Saved data entries
┏━━

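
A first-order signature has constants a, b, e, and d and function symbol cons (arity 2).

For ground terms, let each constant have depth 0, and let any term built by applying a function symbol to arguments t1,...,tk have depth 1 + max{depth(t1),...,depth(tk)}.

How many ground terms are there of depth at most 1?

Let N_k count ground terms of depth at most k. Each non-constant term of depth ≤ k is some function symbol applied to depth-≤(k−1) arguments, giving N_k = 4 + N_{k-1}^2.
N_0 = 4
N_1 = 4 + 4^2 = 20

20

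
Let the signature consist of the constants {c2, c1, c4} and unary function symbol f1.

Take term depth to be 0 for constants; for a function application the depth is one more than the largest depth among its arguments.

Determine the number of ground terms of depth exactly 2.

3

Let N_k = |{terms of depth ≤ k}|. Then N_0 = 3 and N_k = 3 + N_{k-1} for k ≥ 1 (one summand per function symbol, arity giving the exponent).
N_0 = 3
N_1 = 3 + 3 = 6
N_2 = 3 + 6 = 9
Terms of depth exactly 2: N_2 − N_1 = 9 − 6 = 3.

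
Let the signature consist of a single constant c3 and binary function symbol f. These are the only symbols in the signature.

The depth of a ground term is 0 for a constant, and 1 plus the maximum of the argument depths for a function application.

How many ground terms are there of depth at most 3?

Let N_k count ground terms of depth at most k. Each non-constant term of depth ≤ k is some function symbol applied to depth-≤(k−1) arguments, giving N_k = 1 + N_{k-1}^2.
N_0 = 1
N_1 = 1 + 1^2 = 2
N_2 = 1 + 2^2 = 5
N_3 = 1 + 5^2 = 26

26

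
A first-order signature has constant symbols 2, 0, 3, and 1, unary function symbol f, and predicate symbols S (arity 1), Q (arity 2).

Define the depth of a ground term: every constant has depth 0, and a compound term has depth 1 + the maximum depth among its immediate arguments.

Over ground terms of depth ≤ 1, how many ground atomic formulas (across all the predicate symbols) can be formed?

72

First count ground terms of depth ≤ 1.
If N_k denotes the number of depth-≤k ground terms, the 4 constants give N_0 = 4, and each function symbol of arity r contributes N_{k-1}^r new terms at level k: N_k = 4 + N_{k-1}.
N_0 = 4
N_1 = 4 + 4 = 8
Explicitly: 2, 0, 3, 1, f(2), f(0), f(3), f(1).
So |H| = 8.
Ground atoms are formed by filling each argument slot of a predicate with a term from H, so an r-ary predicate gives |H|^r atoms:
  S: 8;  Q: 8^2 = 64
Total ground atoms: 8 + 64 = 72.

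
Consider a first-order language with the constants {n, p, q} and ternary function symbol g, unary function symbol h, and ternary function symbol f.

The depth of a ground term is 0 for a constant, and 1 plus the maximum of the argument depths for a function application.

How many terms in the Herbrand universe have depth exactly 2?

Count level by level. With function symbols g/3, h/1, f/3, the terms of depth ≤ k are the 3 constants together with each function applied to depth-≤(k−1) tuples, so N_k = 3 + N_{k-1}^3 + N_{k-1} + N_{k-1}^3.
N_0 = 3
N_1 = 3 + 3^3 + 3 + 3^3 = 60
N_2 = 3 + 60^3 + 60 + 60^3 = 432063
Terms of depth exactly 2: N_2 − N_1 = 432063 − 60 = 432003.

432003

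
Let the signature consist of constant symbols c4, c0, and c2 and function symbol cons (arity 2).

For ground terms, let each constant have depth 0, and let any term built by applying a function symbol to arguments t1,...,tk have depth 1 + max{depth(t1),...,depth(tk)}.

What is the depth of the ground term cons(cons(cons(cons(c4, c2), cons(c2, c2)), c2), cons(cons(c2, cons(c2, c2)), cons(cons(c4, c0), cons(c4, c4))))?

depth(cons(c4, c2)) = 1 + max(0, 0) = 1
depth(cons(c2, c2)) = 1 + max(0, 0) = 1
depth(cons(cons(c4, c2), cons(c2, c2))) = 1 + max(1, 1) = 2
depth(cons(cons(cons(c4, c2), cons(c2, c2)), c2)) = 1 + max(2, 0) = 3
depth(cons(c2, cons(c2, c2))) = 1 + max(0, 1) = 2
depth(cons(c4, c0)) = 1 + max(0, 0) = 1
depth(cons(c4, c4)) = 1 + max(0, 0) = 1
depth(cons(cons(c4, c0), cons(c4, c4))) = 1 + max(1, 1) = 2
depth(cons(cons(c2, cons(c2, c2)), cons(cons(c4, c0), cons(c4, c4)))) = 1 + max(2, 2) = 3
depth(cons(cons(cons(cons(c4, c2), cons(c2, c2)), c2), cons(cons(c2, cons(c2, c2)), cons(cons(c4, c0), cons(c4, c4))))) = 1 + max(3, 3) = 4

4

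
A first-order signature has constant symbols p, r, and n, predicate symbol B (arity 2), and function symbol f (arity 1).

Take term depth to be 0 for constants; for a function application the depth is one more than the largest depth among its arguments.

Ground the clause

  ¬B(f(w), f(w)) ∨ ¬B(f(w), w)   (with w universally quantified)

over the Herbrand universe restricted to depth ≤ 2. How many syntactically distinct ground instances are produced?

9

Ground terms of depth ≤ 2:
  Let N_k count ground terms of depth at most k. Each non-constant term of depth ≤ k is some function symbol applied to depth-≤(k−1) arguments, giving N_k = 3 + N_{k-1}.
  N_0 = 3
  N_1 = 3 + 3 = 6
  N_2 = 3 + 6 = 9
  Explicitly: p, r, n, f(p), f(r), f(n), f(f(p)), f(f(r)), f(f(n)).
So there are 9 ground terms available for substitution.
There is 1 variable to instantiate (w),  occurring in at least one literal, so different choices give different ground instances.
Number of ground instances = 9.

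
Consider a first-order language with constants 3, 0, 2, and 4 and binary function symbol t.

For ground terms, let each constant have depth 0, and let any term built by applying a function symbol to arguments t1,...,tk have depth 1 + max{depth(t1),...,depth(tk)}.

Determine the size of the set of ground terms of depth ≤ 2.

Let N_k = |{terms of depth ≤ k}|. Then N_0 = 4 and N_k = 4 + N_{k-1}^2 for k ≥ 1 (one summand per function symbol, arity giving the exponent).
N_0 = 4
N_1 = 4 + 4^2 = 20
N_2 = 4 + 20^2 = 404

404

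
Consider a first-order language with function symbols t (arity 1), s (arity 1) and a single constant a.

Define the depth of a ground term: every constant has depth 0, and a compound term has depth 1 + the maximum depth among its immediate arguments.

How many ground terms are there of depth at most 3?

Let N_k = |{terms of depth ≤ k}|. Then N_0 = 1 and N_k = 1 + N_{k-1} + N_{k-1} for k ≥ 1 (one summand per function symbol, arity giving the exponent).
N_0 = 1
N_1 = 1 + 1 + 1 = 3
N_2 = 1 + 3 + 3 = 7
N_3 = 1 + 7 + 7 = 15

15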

┗━━

■ **Exercise**: Every record above should be copied exactly.

■ **Task solution**:
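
A first-order signature has constants a, b, e, and d and function symbol cons (arity 2).

For ground terms, let each constant have depth 0, and let any term built by applying a function symbol to arguments t1,...,tk have depth 1 + max{depth(t1),...,depth(tk)}.

How many ground terms are there of depth at most 1?

Let N_k count ground terms of depth at most k. Each non-constant term of depth ≤ k is some function symbol applied to depth-≤(k−1) arguments, giving N_k = 4 + N_{k-1}^2.
N_0 = 4
N_1 = 4 + 4^2 = 20

20

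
Let the signature consist of the constants {c2, c1, c4} and unary function symbol f1.

Take term depth to be 0 for constants; for a function application the depth is one more than the largest depth among its arguments.

Determine the number of ground terms of depth exactly 2.

3

Let N_k = |{terms of depth ≤ k}|. Then N_0 = 3 and N_k = 3 + N_{k-1} for k ≥ 1 (one summand per function symbol, arity giving the exponent).
N_0 = 3
N_1 = 3 + 3 = 6
N_2 = 3 + 6 = 9
Terms of depth exactly 2: N_2 − N_1 = 9 − 6 = 3.

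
Let the signature consist of a single constant c3 and binary function symbol f. These are the only symbols in the signature.

The depth of a ground term is 0 for a constant, and 1 plus the maximum of the argument depths for a function application.

How many ground terms are there of depth at most 3?

Let N_k count ground terms of depth at most k. Each non-constant term of depth ≤ k is some function symbol applied to depth-≤(k−1) arguments, giving N_k = 1 + N_{k-1}^2.
N_0 = 1
N_1 = 1 + 1^2 = 2
N_2 = 1 + 2^2 = 5
N_3 = 1 + 5^2 = 26

26

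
A first-order signature has constant symbols 2, 0, 3, and 1, unary function symbol f, and predicate symbols S (arity 1), Q (arity 2).

Define the depth of a ground term: every constant has depth 0, and a compound term has depth 1 + the maximum depth among its immediate arguments.

Over ground terms of depth ≤ 1, how many ground atomic formulas (across all the predicate symbols) can be formed?

72

First count ground terms of depth ≤ 1.
If N_k denotes the number of depth-≤k ground terms, the 4 constants give N_0 = 4, and each function symbol of arity r contributes N_{k-1}^r new terms at level k: N_k = 4 + N_{k-1}.
N_0 = 4
N_1 = 4 + 4 = 8
Explicitly: 2, 0, 3, 1, f(2), f(0), f(3), f(1).
So |H| = 8.
Ground atoms are formed by filling each argument slot of a predicate with a term from H, so an r-ary predicate gives |H|^r atoms:
  S: 8;  Q: 8^2 = 64
Total ground atoms: 8 + 64 = 72.

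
Consider a first-order language with the constants {n, p, q} and ternary function symbol g, unary function symbol h, and ternary function symbol f.

The depth of a ground term is 0 for a constant, and 1 plus the maximum of the argument depths for a function application.

How many terms in the Herbrand universe have depth exactly 2?

Count level by level. With function symbols g/3, h/1, f/3, the terms of depth ≤ k are the 3 constants together with each function applied to depth-≤(k−1) tuples, so N_k = 3 + N_{k-1}^3 + N_{k-1} + N_{k-1}^3.
N_0 = 3
N_1 = 3 + 3^3 + 3 + 3^3 = 60
N_2 = 3 + 60^3 + 60 + 60^3 = 432063
Terms of depth exactly 2: N_2 − N_1 = 432063 − 60 = 432003.

432003

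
Let the signature consist of constant symbols c4, c0, and c2 and function symbol cons (arity 2).

For ground terms, let each constant have depth 0, and let any term built by applying a function symbol to arguments t1,...,tk have depth 1 + max{depth(t1),...,depth(tk)}.

What is the depth of the ground term cons(cons(cons(cons(c4, c2), cons(c2, c2)), c2), cons(cons(c2, cons(c2, c2)), cons(cons(c4, c0), cons(c4, c4))))?

depth(cons(c4, c2)) = 1 + max(0, 0) = 1
depth(cons(c2, c2)) = 1 + max(0, 0) = 1
depth(cons(cons(c4, c2), cons(c2, c2))) = 1 + max(1, 1) = 2
depth(cons(cons(cons(c4, c2), cons(c2, c2)), c2)) = 1 + max(2, 0) = 3
depth(cons(c2, cons(c2, c2))) = 1 + max(0, 1) = 2
depth(cons(c4, c0)) = 1 + max(0, 0) = 1
depth(cons(c4, c4)) = 1 + max(0, 0) = 1
depth(cons(cons(c4, c0), cons(c4, c4))) = 1 + max(1, 1) = 2
depth(cons(cons(c2, cons(c2, c2)), cons(cons(c4, c0), cons(c4, c4)))) = 1 + max(2, 2) = 3
depth(cons(cons(cons(cons(c4, c2), cons(c2, c2)), c2), cons(cons(c2, cons(c2, c2)), cons(cons(c4, c0), cons(c4, c4))))) = 1 + max(3, 3) = 4

4

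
A first-order signature has constant symbols p, r, and n, predicate symbol B (arity 2), and function symbol f (arity 1).

Take term depth to be 0 for constants; for a function application the depth is one more than the largest depth among its arguments.

Ground the clause

  ¬B(f(w), f(w)) ∨ ¬B(f(w), w)   (with w universally quantified)

over the Herbrand universe restricted to depth ≤ 2. How many syntactically distinct ground instances are produced?

9

Ground terms of depth ≤ 2:
  Let N_k count ground terms of depth at most k. Each non-constant term of depth ≤ k is some function symbol applied to depth-≤(k−1) arguments, giving N_k = 3 + N_{k-1}.
  N_0 = 3
  N_1 = 3 + 3 = 6
  N_2 = 3 + 6 = 9
  Explicitly: p, r, n, f(p), f(r), f(n), f(f(p)), f(f(r)), f(f(n)).
So there are 9 ground terms available for substitution.
There is 1 variable to instantiate (w),  occurring in at least one literal, so different choices give different ground instances.
Number of ground instances = 9.

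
Consider a first-order language with constants 3, 0, 2, and 4 and binary function symbol t.

For ground terms, let each constant have depth 0, and let any term built by applying a function symbol to arguments t1,...,tk have depth 1 + max{depth(t1),...,depth(tk)}.

Determine the size of the set of ground terms of depth ≤ 2.

Let N_k = |{terms of depth ≤ k}|. Then N_0 = 4 and N_k = 4 + N_{k-1}^2 for k ≥ 1 (one summand per function symbol, arity giving the exponent).
N_0 = 4
N_1 = 4 + 4^2 = 20
N_2 = 4 + 20^2 = 404

404

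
Consider a first-order language with function symbols t (arity 1), s (arity 1) and a single constant a.

Define the depth of a ground term: every constant has depth 0, and a compound term has depth 1 + the maximum depth among its immediate arguments.

How many ground terms are there of depth at most 3?

Let N_k = |{terms of depth ≤ k}|. Then N_0 = 1 and N_k = 1 + N_{k-1} + N_{k-1} for k ≥ 1 (one summand per function symbol, arity giving the exponent).
N_0 = 1
N_1 = 1 + 1 + 1 = 3
N_2 = 1 + 3 + 3 = 7
N_3 = 1 + 7 + 7 = 15

15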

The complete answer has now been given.